● **PROBLEM**
Write out all the data again, exactly as shown.

⁂

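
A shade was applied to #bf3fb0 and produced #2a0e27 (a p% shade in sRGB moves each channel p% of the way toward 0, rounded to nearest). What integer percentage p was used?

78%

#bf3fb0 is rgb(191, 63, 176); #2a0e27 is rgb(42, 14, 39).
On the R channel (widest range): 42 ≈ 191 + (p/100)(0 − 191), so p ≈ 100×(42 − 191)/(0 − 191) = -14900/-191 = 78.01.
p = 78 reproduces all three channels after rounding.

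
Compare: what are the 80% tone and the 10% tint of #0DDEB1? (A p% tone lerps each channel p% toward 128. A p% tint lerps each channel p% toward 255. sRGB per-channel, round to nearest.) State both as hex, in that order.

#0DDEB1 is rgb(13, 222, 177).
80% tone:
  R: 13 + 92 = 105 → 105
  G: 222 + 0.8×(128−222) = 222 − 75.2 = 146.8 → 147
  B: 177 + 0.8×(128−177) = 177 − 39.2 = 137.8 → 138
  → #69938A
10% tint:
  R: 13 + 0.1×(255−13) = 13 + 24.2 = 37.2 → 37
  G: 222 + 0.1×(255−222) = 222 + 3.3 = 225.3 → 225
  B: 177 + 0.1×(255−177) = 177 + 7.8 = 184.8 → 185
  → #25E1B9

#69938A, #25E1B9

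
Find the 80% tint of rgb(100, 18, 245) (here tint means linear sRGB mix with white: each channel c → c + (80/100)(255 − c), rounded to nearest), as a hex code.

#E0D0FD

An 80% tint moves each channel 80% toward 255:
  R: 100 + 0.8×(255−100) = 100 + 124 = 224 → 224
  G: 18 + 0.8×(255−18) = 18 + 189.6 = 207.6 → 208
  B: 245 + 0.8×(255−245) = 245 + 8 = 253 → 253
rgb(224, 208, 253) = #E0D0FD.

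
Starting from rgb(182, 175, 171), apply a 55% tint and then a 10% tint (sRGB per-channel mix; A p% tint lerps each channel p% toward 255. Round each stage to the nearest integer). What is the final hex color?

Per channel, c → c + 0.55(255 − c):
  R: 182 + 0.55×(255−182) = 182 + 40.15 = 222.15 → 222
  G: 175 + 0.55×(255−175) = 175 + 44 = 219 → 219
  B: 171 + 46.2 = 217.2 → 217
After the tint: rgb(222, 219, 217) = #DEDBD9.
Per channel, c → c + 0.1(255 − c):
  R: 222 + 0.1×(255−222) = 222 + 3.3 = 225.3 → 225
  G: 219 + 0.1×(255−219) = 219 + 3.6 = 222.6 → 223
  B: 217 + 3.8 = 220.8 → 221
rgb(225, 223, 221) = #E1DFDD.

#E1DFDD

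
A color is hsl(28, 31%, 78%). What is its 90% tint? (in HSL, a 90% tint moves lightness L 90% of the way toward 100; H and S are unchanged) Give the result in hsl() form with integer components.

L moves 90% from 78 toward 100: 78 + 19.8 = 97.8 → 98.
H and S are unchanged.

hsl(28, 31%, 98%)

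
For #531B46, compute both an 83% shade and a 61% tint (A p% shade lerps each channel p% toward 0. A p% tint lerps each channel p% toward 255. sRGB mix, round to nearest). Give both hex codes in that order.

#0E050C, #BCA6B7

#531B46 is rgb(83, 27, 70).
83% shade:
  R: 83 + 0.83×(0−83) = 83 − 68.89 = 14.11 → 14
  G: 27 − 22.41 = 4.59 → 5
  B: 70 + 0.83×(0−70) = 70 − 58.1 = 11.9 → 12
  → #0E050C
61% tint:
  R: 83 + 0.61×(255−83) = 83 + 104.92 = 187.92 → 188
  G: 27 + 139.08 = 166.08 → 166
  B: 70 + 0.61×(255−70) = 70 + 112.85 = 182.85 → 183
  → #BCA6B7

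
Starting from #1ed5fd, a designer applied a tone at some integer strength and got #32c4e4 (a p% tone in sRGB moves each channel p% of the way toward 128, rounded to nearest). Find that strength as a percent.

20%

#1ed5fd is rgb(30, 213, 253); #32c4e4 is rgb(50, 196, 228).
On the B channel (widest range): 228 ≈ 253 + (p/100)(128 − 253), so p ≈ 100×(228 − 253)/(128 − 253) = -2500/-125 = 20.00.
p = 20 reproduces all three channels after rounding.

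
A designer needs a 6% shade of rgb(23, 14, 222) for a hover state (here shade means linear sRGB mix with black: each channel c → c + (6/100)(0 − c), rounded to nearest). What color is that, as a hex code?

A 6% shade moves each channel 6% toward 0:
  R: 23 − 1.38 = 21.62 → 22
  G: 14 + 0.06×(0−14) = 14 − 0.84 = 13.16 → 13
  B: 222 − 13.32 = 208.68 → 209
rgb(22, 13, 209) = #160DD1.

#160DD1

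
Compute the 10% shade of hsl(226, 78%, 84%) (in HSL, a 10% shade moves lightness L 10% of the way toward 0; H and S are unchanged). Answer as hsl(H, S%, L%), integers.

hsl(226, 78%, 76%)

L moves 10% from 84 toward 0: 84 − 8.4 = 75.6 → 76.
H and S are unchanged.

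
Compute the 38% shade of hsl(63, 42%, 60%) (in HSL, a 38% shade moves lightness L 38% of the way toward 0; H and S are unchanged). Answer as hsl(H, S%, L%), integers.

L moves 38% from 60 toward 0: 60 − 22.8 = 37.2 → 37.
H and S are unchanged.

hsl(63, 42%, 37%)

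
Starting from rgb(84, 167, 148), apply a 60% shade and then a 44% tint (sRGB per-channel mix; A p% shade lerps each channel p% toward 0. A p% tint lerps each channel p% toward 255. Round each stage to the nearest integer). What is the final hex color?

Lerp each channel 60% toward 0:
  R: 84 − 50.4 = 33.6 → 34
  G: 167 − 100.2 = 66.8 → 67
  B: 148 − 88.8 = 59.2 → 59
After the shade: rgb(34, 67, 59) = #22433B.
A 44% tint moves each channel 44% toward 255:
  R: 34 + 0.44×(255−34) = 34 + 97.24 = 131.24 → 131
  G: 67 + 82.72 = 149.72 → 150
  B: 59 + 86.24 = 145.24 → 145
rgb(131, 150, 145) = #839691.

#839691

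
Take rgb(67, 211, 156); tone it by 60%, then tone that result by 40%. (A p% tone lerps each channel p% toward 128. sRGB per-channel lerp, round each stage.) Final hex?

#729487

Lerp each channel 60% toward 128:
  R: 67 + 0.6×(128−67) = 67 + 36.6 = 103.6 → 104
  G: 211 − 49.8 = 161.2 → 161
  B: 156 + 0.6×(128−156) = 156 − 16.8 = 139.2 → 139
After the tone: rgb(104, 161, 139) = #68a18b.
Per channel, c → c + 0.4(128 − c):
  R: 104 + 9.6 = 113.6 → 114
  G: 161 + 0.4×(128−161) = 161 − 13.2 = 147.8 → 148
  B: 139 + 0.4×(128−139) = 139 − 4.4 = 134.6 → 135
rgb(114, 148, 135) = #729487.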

⁂

● **RESPONSE AREA**
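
A shade was applied to #bf3fb0 and produced #2a0e27 (a p% shade in sRGB moves each channel p% of the way toward 0, rounded to nearest). What integer percentage p was used?

78%

#bf3fb0 is rgb(191, 63, 176); #2a0e27 is rgb(42, 14, 39).
On the R channel (widest range): 42 ≈ 191 + (p/100)(0 − 191), so p ≈ 100×(42 − 191)/(0 − 191) = -14900/-191 = 78.01.
p = 78 reproduces all three channels after rounding.

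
Compare: what are the 80% tone and the 10% tint of #0DDEB1? (A p% tone lerps each channel p% toward 128. A p% tint lerps each channel p% toward 255. sRGB per-channel, round to nearest.) State both as hex, in that order.

#0DDEB1 is rgb(13, 222, 177).
80% tone:
  R: 13 + 92 = 105 → 105
  G: 222 + 0.8×(128−222) = 222 − 75.2 = 146.8 → 147
  B: 177 + 0.8×(128−177) = 177 − 39.2 = 137.8 → 138
  → #69938A
10% tint:
  R: 13 + 0.1×(255−13) = 13 + 24.2 = 37.2 → 37
  G: 222 + 0.1×(255−222) = 222 + 3.3 = 225.3 → 225
  B: 177 + 0.1×(255−177) = 177 + 7.8 = 184.8 → 185
  → #25E1B9

#69938A, #25E1B9

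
Find the 80% tint of rgb(100, 18, 245) (here tint means linear sRGB mix with white: each channel c → c + (80/100)(255 − c), rounded to nearest), as a hex code.

#E0D0FD

An 80% tint moves each channel 80% toward 255:
  R: 100 + 0.8×(255−100) = 100 + 124 = 224 → 224
  G: 18 + 0.8×(255−18) = 18 + 189.6 = 207.6 → 208
  B: 245 + 0.8×(255−245) = 245 + 8 = 253 → 253
rgb(224, 208, 253) = #E0D0FD.

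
Starting from rgb(182, 175, 171), apply a 55% tint and then a 10% tint (sRGB per-channel mix; A p% tint lerps each channel p% toward 255. Round each stage to the nearest integer). What is the final hex color?

Per channel, c → c + 0.55(255 − c):
  R: 182 + 0.55×(255−182) = 182 + 40.15 = 222.15 → 222
  G: 175 + 0.55×(255−175) = 175 + 44 = 219 → 219
  B: 171 + 46.2 = 217.2 → 217
After the tint: rgb(222, 219, 217) = #DEDBD9.
Per channel, c → c + 0.1(255 − c):
  R: 222 + 0.1×(255−222) = 222 + 3.3 = 225.3 → 225
  G: 219 + 0.1×(255−219) = 219 + 3.6 = 222.6 → 223
  B: 217 + 3.8 = 220.8 → 221
rgb(225, 223, 221) = #E1DFDD.

#E1DFDD

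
A color is hsl(28, 31%, 78%). What is its 90% tint? (in HSL, a 90% tint moves lightness L 90% of the way toward 100; H and S are unchanged) Give the result in hsl() form with integer components.

L moves 90% from 78 toward 100: 78 + 19.8 = 97.8 → 98.
H and S are unchanged.

hsl(28, 31%, 98%)

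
For #531B46, compute both an 83% shade and a 61% tint (A p% shade lerps each channel p% toward 0. A p% tint lerps each channel p% toward 255. sRGB mix, round to nearest). Give both hex codes in that order.

#0E050C, #BCA6B7

#531B46 is rgb(83, 27, 70).
83% shade:
  R: 83 + 0.83×(0−83) = 83 − 68.89 = 14.11 → 14
  G: 27 − 22.41 = 4.59 → 5
  B: 70 + 0.83×(0−70) = 70 − 58.1 = 11.9 → 12
  → #0E050C
61% tint:
  R: 83 + 0.61×(255−83) = 83 + 104.92 = 187.92 → 188
  G: 27 + 139.08 = 166.08 → 166
  B: 70 + 0.61×(255−70) = 70 + 112.85 = 182.85 → 183
  → #BCA6B7

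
Starting from #1ed5fd, a designer applied a tone at some integer strength and got #32c4e4 (a p% tone in sRGB moves each channel p% of the way toward 128, rounded to nearest). Find that strength as a percent.

20%

#1ed5fd is rgb(30, 213, 253); #32c4e4 is rgb(50, 196, 228).
On the B channel (widest range): 228 ≈ 253 + (p/100)(128 − 253), so p ≈ 100×(228 − 253)/(128 − 253) = -2500/-125 = 20.00.
p = 20 reproduces all three channels after rounding.

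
A designer needs a 6% shade of rgb(23, 14, 222) for a hover state (here shade means linear sRGB mix with black: each channel c → c + (6/100)(0 − c), rounded to nearest). What color is that, as a hex code?

A 6% shade moves each channel 6% toward 0:
  R: 23 − 1.38 = 21.62 → 22
  G: 14 + 0.06×(0−14) = 14 − 0.84 = 13.16 → 13
  B: 222 − 13.32 = 208.68 → 209
rgb(22, 13, 209) = #160DD1.

#160DD1

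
Compute the 10% shade of hsl(226, 78%, 84%) (in HSL, a 10% shade moves lightness L 10% of the way toward 0; H and S are unchanged). Answer as hsl(H, S%, L%), integers.

hsl(226, 78%, 76%)

L moves 10% from 84 toward 0: 84 − 8.4 = 75.6 → 76.
H and S are unchanged.

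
Compute the 38% shade of hsl(63, 42%, 60%) (in HSL, a 38% shade moves lightness L 38% of the way toward 0; H and S are unchanged). Answer as hsl(H, S%, L%), integers.

L moves 38% from 60 toward 0: 60 − 22.8 = 37.2 → 37.
H and S are unchanged.

hsl(63, 42%, 37%)

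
Starting from rgb(84, 167, 148), apply a 60% shade and then a 44% tint (sRGB per-channel mix; A p% shade lerps each channel p% toward 0. A p% tint lerps each channel p% toward 255. Round each stage to the nearest integer). What is the final hex color?

Lerp each channel 60% toward 0:
  R: 84 − 50.4 = 33.6 → 34
  G: 167 − 100.2 = 66.8 → 67
  B: 148 − 88.8 = 59.2 → 59
After the shade: rgb(34, 67, 59) = #22433B.
A 44% tint moves each channel 44% toward 255:
  R: 34 + 0.44×(255−34) = 34 + 97.24 = 131.24 → 131
  G: 67 + 82.72 = 149.72 → 150
  B: 59 + 86.24 = 145.24 → 145
rgb(131, 150, 145) = #839691.

#839691

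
Take rgb(67, 211, 156); tone it by 60%, then tone that result by 40%. (A p% tone lerps each channel p% toward 128. sRGB per-channel lerp, round each stage.) Final hex?

#729487

Lerp each channel 60% toward 128:
  R: 67 + 0.6×(128−67) = 67 + 36.6 = 103.6 → 104
  G: 211 − 49.8 = 161.2 → 161
  B: 156 + 0.6×(128−156) = 156 − 16.8 = 139.2 → 139
After the tone: rgb(104, 161, 139) = #68a18b.
Per channel, c → c + 0.4(128 − c):
  R: 104 + 9.6 = 113.6 → 114
  G: 161 + 0.4×(128−161) = 161 − 13.2 = 147.8 → 148
  B: 139 + 0.4×(128−139) = 139 − 4.4 = 134.6 → 135
rgb(114, 148, 135) = #729487.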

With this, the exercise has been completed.